> _Work request_
Copy the data exactly. No line may be skipped.

======== Provided records ========

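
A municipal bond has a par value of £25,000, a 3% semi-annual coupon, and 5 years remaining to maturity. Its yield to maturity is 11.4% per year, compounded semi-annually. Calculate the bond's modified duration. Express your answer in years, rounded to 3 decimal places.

4.348 years

Periodic yield y = 0.057. First find Macaulay duration:
  t   CF        PV=CF/(1+0.057)^t    t·PV
  1       375.00       354.7777       354.7777
  2       375.00       335.6459       671.2917
  3       375.00       317.5458       952.6373
  4       375.00       300.4217     1,201.6869
  5       375.00       284.2211     1,421.1055
  6       375.00       268.8941     1,613.3649
  7       375.00       254.3937     1,780.7559
  8       375.00       240.6752     1,925.4017
  9       375.00       227.6965     2,049.2686
  10   25,375.00    14,576.5980   145,765.9804
  Σ                 17,160.8697   157,736.2705
P = 17,160.8697; Macaulay duration = 157,736.2705 / 17,160.8697 = 9.19162 half-year periods = 4.59581 years.
Modified duration = D_Mac / (1 + y) = 4.59581 / 1.057 = 4.34798 years.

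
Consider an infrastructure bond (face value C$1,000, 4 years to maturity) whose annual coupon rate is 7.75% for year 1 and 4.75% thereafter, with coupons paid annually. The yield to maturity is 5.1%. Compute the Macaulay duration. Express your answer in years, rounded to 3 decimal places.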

========

> _Task response_
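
A municipal bond has a par value of £25,000, a 3% semi-annual coupon, and 5 years remaining to maturity. Its yield to maturity is 11.4% per year, compounded semi-annually. Calculate the bond's modified duration. Express your answer in years, rounded to 3 decimal places.

4.348 years

Periodic yield y = 0.057. First find Macaulay duration:
  t   CF        PV=CF/(1+0.057)^t    t·PV
  1       375.00       354.7777       354.7777
  2       375.00       335.6459       671.2917
  3       375.00       317.5458       952.6373
  4       375.00       300.4217     1,201.6869
  5       375.00       284.2211     1,421.1055
  6       375.00       268.8941     1,613.3649
  7       375.00       254.3937     1,780.7559
  8       375.00       240.6752     1,925.4017
  9       375.00       227.6965     2,049.2686
  10   25,375.00    14,576.5980   145,765.9804
  Σ                 17,160.8697   157,736.2705
P = 17,160.8697; Macaulay duration = 157,736.2705 / 17,160.8697 = 9.19162 half-year periods = 4.59581 years.
Modified duration = D_Mac / (1 + y) = 4.59581 / 1.057 = 4.34798 years.

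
Consider an infrastructure bond (face value C$1,000, 4 years to maturity) whose annual coupon rate is 7.75% for year 1 and 4.75% thereafter, with coupons paid annually. The yield to maturity is 5.1%. Compute the Macaulay duration. Express your answer in years, rounded to 3 decimal places.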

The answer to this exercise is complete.